(Data extracted from a collection)
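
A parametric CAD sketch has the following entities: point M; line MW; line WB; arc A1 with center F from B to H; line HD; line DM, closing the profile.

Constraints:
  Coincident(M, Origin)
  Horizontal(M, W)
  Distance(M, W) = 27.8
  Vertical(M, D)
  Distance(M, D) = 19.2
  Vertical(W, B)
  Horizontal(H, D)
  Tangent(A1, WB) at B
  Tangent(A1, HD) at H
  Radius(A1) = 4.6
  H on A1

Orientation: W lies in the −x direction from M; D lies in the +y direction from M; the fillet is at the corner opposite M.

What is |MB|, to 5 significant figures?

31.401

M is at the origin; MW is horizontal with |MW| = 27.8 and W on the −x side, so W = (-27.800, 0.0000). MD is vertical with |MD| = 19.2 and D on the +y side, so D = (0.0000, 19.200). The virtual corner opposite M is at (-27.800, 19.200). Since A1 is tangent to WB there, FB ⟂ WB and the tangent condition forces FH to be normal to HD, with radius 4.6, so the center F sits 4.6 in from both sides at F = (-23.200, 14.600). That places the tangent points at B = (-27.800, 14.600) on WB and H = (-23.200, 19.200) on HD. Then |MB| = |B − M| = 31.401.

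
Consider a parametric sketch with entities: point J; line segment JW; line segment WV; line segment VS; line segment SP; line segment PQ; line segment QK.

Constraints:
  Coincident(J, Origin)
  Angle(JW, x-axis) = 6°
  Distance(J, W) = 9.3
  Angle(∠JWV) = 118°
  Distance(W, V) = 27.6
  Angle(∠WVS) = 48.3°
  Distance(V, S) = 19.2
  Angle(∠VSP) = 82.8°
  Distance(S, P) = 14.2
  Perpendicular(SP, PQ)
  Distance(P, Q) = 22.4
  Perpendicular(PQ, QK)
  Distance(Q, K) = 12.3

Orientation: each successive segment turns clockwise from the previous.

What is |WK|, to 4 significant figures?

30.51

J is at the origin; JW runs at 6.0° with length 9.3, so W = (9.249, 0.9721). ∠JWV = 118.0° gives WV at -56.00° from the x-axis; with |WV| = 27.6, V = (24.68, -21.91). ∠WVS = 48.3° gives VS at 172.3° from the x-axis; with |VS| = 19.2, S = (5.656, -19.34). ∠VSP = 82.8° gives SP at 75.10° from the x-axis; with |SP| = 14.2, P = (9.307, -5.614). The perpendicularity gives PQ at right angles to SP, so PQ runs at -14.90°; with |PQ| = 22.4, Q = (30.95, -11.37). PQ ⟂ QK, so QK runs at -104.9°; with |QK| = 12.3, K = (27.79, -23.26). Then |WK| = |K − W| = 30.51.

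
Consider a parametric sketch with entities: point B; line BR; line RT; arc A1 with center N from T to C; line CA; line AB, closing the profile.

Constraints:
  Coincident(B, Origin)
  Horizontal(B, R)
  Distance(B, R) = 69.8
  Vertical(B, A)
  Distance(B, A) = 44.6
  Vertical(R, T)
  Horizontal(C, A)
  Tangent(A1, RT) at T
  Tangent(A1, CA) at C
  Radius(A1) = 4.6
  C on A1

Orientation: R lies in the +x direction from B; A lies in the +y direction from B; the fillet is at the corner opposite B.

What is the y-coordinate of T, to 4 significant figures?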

== What the task requires ==
Whenever a line includes the word "closing", pull it out of the entries.

== Result below ==
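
A parametric CAD sketch has the following entities: point M; line MW; line WB; arc A1 with center F from B to H; line HD; line DM, closing the profile.
Consider a parametric sketch with entities: point B; line BR; line RT; arc A1 with center N from T to C; line CA; line AB, closing the profile.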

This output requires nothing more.